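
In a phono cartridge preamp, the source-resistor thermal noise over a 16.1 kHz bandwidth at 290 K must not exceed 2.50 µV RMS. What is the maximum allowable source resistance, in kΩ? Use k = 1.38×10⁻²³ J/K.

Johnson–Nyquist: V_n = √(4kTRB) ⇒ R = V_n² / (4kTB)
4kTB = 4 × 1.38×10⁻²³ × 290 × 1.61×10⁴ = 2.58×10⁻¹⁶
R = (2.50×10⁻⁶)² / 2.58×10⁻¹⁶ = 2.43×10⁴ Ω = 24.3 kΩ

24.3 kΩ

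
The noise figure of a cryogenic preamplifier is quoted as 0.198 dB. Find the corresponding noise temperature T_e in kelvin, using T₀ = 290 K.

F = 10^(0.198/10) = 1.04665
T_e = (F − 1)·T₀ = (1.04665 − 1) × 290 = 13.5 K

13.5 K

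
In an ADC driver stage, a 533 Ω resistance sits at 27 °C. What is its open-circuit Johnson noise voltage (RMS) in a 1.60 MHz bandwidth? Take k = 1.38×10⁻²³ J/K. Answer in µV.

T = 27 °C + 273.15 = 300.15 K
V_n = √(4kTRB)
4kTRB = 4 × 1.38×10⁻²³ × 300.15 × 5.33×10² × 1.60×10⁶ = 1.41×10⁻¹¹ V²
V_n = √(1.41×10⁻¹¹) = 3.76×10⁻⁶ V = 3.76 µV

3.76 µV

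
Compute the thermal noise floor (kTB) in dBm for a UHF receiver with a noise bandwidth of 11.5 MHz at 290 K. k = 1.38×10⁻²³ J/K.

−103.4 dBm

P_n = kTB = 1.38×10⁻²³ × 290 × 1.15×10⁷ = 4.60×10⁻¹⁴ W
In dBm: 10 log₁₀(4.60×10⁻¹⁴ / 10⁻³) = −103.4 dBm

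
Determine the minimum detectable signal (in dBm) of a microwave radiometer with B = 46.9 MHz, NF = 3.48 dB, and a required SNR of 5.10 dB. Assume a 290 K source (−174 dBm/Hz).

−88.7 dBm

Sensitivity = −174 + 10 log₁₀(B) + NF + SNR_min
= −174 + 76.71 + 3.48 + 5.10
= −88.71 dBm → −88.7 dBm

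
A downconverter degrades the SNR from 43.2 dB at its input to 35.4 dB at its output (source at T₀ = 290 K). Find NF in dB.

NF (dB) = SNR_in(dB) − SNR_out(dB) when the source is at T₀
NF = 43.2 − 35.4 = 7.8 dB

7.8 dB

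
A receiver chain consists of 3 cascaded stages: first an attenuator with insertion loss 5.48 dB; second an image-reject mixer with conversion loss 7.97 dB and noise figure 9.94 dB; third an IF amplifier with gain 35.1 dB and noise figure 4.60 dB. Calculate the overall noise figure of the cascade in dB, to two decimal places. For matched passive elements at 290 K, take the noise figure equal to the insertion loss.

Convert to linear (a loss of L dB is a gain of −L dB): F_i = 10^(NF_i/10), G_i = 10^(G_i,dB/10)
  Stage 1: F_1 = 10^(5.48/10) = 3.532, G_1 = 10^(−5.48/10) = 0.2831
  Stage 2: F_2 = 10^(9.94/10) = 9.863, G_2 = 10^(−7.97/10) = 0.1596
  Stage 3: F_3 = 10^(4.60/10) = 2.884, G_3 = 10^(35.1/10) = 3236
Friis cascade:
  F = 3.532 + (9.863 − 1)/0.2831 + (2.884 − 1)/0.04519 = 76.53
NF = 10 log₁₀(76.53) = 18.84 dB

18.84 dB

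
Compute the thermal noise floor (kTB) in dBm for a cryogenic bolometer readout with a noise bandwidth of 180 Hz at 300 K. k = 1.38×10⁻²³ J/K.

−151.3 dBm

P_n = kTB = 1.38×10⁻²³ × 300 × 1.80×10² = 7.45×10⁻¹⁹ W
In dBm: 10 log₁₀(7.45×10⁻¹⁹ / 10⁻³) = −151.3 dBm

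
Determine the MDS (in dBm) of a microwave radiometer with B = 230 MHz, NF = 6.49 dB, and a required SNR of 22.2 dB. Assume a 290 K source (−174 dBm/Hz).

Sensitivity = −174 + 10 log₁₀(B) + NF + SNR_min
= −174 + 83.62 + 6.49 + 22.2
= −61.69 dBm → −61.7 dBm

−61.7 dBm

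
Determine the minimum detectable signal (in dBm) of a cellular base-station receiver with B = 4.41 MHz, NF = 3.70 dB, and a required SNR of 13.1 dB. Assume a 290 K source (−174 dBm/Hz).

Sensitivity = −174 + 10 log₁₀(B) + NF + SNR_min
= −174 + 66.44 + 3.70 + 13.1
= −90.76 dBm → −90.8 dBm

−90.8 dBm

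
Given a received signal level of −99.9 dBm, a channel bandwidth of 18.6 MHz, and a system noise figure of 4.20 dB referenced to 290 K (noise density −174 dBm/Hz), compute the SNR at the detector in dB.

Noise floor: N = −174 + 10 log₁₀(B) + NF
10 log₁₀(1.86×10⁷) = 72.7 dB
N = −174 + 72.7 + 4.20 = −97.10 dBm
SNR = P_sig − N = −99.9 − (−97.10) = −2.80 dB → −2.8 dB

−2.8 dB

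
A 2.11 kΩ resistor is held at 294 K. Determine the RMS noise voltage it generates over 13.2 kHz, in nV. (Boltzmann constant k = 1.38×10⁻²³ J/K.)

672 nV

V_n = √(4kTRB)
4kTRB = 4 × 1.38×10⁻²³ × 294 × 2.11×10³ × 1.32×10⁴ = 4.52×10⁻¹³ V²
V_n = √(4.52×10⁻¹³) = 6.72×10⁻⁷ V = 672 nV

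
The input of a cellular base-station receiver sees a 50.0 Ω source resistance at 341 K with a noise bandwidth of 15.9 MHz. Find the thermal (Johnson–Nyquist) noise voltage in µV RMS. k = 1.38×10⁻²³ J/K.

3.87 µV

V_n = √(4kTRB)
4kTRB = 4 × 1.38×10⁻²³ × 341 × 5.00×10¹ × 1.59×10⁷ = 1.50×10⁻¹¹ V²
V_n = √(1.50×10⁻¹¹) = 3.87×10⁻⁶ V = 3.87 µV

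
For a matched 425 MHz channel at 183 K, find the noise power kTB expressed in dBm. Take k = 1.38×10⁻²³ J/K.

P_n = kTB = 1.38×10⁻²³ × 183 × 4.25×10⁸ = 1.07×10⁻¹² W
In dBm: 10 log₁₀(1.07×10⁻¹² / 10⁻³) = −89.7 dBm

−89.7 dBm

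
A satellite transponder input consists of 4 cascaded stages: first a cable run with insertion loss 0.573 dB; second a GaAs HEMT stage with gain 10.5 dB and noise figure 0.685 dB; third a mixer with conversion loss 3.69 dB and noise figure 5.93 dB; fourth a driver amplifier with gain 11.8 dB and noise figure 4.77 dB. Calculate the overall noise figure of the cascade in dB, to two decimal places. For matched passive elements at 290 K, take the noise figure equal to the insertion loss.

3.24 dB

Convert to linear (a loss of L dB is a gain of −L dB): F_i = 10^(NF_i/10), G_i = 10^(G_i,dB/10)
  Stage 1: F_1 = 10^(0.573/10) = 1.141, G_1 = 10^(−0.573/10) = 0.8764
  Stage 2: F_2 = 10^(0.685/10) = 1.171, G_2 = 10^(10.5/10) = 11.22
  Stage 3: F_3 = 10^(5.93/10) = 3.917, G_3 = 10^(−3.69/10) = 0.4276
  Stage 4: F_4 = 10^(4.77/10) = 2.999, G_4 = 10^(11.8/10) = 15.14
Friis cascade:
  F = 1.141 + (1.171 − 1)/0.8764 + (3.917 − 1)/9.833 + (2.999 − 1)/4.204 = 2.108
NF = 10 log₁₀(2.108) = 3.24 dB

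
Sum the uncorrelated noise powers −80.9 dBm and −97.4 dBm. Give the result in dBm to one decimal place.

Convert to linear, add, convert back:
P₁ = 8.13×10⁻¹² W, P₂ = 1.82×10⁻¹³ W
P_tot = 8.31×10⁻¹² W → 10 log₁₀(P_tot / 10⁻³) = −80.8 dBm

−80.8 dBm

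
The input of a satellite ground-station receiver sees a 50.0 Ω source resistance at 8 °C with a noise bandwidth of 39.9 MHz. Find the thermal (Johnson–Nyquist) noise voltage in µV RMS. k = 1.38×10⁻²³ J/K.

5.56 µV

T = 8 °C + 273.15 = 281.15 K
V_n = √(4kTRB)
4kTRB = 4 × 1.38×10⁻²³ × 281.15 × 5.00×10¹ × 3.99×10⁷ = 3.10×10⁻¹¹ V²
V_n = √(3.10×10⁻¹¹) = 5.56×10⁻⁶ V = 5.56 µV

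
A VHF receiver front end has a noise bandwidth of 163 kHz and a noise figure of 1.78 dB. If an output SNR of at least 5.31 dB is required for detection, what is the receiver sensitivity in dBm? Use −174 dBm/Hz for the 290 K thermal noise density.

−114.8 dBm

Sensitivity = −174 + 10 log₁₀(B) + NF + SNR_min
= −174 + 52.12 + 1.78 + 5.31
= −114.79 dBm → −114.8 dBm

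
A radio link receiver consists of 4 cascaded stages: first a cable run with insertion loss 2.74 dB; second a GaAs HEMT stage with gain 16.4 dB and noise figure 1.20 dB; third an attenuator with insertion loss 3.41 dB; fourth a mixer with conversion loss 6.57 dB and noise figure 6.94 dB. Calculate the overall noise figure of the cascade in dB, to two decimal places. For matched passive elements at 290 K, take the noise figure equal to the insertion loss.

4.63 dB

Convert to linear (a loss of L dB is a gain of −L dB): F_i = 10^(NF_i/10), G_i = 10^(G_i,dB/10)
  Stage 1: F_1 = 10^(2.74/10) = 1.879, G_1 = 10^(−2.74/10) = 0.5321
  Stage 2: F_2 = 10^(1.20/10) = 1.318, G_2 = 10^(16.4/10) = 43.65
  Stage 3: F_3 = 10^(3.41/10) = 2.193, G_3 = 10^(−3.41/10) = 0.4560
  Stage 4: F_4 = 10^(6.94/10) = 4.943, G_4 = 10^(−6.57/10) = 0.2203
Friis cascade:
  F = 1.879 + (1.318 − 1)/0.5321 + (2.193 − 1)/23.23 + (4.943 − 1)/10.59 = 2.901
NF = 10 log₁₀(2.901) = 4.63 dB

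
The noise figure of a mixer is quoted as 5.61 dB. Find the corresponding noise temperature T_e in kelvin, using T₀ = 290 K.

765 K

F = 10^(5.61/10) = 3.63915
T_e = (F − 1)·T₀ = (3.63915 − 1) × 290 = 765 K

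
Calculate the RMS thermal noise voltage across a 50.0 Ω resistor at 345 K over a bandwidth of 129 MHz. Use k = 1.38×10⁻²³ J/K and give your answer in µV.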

○ ○ ○ ○ ○

Exercise prompt:
Reproduce the lines word for word, starting at the one holding "The noise figure of a mixer" and ending at the final line of the material above.

Response:
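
The noise figure of a mixer is quoted as 5.61 dB. Find the corresponding noise temperature T_e in kelvin, using T₀ = 290 K.

765 K

F = 10^(5.61/10) = 3.63915
T_e = (F − 1)·T₀ = (3.63915 − 1) × 290 = 765 K

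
Calculate the RMS thermal noise voltage across a 50.0 Ω resistor at 345 K over a bandwidth of 129 MHz. Use k = 1.38×10⁻²³ J/K and give your answer in µV.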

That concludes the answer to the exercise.